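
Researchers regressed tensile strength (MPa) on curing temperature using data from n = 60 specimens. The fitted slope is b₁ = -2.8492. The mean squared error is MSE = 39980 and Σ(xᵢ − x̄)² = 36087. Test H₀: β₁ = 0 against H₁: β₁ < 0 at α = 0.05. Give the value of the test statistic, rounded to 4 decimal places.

t = -2.7069

SE(b₁) = √(MSE/Sₓₓ) = √(39980/36087) = 1.05256.
t = -2.8492 / 1.05256 = -2.7069.
df = n − 2 = 58.
One-sided p ≈ 0.0045, which is < 0.05, so reject H₀.
There is evidence that the true slope on curing temperature is negative.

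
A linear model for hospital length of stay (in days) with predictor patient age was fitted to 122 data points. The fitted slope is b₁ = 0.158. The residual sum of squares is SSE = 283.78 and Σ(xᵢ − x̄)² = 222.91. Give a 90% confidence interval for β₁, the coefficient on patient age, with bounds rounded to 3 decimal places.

MSE = SSE/(n − 2) = 283.78/120 = 2.36483.
SE(b₁) = √(MSE/Sₓₓ) = √(2.36483/222.91) = 0.103.
df = n − 2 = 120.
t* = t_{0.05, 120} = 1.657651.
Margin = t* × SE = 1.657651 × 0.103 = 0.17074.
CI: 0.158 ± 0.17074 → (-0.013, 0.329).
With 90% confidence, each one-unit increase in patient age is associated with a change of between -0.013 and 0.329 days in hospital length of stay.

(-0.013, 0.329)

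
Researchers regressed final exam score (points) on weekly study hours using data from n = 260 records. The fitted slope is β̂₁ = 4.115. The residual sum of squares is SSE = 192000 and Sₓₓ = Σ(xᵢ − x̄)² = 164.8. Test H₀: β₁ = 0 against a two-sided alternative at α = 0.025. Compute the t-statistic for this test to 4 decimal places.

MSE = SSE/(n − 2) = 192000/258 = 744.186.
SE(β̂₁) = √(MSE/Sₓₓ) = √(744.186/164.8) = 2.12502.
t = 4.115 / 2.12502 = 1.9365.
df = n − 2 = 258.
Two-sided p ≈ 0.0539, which is ≥ 0.025, so fail to reject H₀.
The data do not give significant evidence of an association between weekly study hours and final exam score.

t = 1.9365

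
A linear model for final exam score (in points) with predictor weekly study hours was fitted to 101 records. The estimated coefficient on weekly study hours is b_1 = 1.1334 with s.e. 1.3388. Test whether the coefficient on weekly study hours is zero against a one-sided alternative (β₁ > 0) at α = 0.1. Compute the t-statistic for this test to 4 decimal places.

t = 0.8466

H₀: β₁ = 0 vs H₁: β₁ > 0.
t = (b_1 − β₁⁰)/SE = 1.1334 / 1.3388 = 0.8466.
df = n − 2 = 101 − 2 = 99.
One-sided p ≈ 0.1996, which is ≥ 0.1, so fail to reject H₀.
The data do not give significant evidence that the true slope on weekly study hours is positive.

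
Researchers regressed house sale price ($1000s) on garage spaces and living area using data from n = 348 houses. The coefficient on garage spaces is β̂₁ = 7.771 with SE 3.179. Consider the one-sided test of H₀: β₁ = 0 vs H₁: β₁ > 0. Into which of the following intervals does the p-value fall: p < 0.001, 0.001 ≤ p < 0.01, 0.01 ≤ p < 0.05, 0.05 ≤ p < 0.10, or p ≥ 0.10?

t = 7.771 / 3.179 = 2.444.
df = n − k − 1 = 348 − 2 − 1 = 345.
One-sided p = P(T_{345} > t) ≈ 0.0075.
So 0.001 ≤ p < 0.01.

0.001 ≤ p < 0.01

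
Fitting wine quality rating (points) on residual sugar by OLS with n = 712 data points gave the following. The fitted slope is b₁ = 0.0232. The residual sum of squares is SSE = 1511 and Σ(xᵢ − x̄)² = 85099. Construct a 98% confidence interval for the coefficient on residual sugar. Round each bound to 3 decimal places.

(0.012, 0.035)

MSE = SSE/(n − 2) = 1511/710 = 2.12817.
SE(b₁) = √(MSE/Sₓₓ) = √(2.12817/85099) = 0.00500082.
df = n − 2 = 710.
t* = t_{0.01, 710} = 2.331611.
Margin = t* × SE = 2.331611 × 0.00500082 = 0.01166.
CI: 0.0232 ± 0.01166 → (0.012, 0.035).
With 98% confidence, each one-unit increase in residual sugar is associated with a change of between 0.012 and 0.035 points in wine quality rating.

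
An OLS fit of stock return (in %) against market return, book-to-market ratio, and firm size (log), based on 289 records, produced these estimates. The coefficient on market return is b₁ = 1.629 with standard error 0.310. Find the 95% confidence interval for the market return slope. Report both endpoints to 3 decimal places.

(1.019, 2.239)

df = n − k − 1 = 289 − 3 − 1 = 285.
t* = t_{0.025, 285} = 1.968323.
Margin = t* × SE = 1.968323 × 0.310 = 0.61018.
CI: 1.629 ± 0.61018 → (1.019, 2.239).
With 95% confidence, each one-unit increase in market return is associated with a change of between 1.019 and 2.239 % in stock return, holding the other predictors fixed.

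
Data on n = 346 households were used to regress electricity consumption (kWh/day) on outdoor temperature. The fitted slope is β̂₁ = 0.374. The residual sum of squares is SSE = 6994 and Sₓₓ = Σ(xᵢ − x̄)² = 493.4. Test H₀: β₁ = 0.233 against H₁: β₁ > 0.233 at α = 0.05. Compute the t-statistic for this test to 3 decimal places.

MSE = SSE/(n − 2) = 6994/344 = 20.3314.
SE(β̂₁) = √(MSE/Sₓₓ) = √(20.3314/493.4) = 0.202994.
t = (0.374 − 0.233) / 0.202994 = 0.695.
df = n − 2 = 344.
One-sided p ≈ 0.2439, which is ≥ 0.05, so fail to reject H₀.
The data do not give significant evidence that the true slope on outdoor temperature exceeds 0.233 kWh/day per unit.

t = 0.695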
★ ★ ★ ★
TASK
Print nothing except the lines from the line containing "Data on n = 346" to the end of the listing, exactly as written.

OUTPUT FOR THIS EXERCISE
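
Data on n = 346 households were used to regress electricity consumption (kWh/day) on outdoor temperature. The fitted slope is β̂₁ = 0.374. The residual sum of squares is SSE = 6994 and Sₓₓ = Σ(xᵢ − x̄)² = 493.4. Test H₀: β₁ = 0.233 against H₁: β₁ > 0.233 at α = 0.05. Compute the t-statistic for this test to 3 decimal places.

MSE = SSE/(n − 2) = 6994/344 = 20.3314.
SE(β̂₁) = √(MSE/Sₓₓ) = √(20.3314/493.4) = 0.202994.
t = (0.374 − 0.233) / 0.202994 = 0.695.
df = n − 2 = 344.
One-sided p ≈ 0.2439, which is ≥ 0.05, so fail to reject H₀.
The data do not give significant evidence that the true slope on outdoor temperature exceeds 0.233 kWh/day per unit.

t = 0.695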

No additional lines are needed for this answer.